• _PROBLEM DESCRIPTION_:
Retype the data that follows, keeping every character the same.

• _Records from a collection_:
· · · · ·

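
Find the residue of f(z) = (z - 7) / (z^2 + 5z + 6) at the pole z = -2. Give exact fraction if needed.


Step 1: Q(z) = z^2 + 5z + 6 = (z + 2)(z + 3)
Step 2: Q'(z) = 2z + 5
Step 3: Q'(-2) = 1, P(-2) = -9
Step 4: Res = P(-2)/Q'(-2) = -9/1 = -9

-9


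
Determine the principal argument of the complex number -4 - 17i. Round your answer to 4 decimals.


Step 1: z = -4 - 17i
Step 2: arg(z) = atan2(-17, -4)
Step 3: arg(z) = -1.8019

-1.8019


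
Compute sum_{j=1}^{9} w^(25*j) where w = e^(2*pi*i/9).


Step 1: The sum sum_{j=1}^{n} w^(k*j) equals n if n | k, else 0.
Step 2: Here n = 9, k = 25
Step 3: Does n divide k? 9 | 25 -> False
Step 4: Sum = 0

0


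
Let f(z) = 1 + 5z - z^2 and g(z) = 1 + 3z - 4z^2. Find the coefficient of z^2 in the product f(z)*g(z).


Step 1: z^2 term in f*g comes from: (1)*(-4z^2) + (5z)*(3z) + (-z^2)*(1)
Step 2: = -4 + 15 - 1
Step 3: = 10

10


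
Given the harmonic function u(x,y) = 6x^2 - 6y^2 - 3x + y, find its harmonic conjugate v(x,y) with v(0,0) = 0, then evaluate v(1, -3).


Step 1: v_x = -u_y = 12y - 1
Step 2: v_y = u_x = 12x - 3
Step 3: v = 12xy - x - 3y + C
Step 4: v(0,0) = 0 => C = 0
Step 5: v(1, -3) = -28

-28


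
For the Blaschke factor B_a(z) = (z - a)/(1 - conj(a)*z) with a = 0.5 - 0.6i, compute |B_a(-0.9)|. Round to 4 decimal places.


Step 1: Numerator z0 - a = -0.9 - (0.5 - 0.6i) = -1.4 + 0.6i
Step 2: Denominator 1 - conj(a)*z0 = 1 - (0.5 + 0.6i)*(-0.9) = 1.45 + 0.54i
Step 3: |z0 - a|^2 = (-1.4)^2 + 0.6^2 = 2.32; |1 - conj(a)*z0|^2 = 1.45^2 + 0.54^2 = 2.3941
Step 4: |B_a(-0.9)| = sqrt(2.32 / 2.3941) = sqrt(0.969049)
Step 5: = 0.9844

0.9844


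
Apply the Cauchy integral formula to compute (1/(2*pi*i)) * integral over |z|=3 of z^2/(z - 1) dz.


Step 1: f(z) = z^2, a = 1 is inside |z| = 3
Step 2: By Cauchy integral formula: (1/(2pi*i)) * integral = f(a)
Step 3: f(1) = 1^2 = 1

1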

· · · · ·

• _SOLUTION TO THIS EXERCISE_:
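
Find the residue of f(z) = (z - 7) / (z^2 + 5z + 6) at the pole z = -2. Give exact fraction if needed.


Step 1: Q(z) = z^2 + 5z + 6 = (z + 2)(z + 3)
Step 2: Q'(z) = 2z + 5
Step 3: Q'(-2) = 1, P(-2) = -9
Step 4: Res = P(-2)/Q'(-2) = -9/1 = -9

-9


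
Determine the principal argument of the complex number -4 - 17i. Round your answer to 4 decimals.


Step 1: z = -4 - 17i
Step 2: arg(z) = atan2(-17, -4)
Step 3: arg(z) = -1.8019

-1.8019


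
Compute sum_{j=1}^{9} w^(25*j) where w = e^(2*pi*i/9).


Step 1: The sum sum_{j=1}^{n} w^(k*j) equals n if n | k, else 0.
Step 2: Here n = 9, k = 25
Step 3: Does n divide k? 9 | 25 -> False
Step 4: Sum = 0

0


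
Let f(z) = 1 + 5z - z^2 and g(z) = 1 + 3z - 4z^2. Find the coefficient of z^2 in the product f(z)*g(z).


Step 1: z^2 term in f*g comes from: (1)*(-4z^2) + (5z)*(3z) + (-z^2)*(1)
Step 2: = -4 + 15 - 1
Step 3: = 10

10


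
Given the harmonic function u(x,y) = 6x^2 - 6y^2 - 3x + y, find its harmonic conjugate v(x,y) with v(0,0) = 0, then evaluate v(1, -3).


Step 1: v_x = -u_y = 12y - 1
Step 2: v_y = u_x = 12x - 3
Step 3: v = 12xy - x - 3y + C
Step 4: v(0,0) = 0 => C = 0
Step 5: v(1, -3) = -28

-28


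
For the Blaschke factor B_a(z) = (z - a)/(1 - conj(a)*z) with a = 0.5 - 0.6i, compute |B_a(-0.9)|. Round to 4 decimal places.


Step 1: Numerator z0 - a = -0.9 - (0.5 - 0.6i) = -1.4 + 0.6i
Step 2: Denominator 1 - conj(a)*z0 = 1 - (0.5 + 0.6i)*(-0.9) = 1.45 + 0.54i
Step 3: |z0 - a|^2 = (-1.4)^2 + 0.6^2 = 2.32; |1 - conj(a)*z0|^2 = 1.45^2 + 0.54^2 = 2.3941
Step 4: |B_a(-0.9)| = sqrt(2.32 / 2.3941) = sqrt(0.969049)
Step 5: = 0.9844

0.9844


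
Apply the Cauchy integral formula to compute (1/(2*pi*i)) * integral over |z|=3 of z^2/(z - 1) dz.


Step 1: f(z) = z^2, a = 1 is inside |z| = 3
Step 2: By Cauchy integral formula: (1/(2pi*i)) * integral = f(a)
Step 3: f(1) = 1^2 = 1

1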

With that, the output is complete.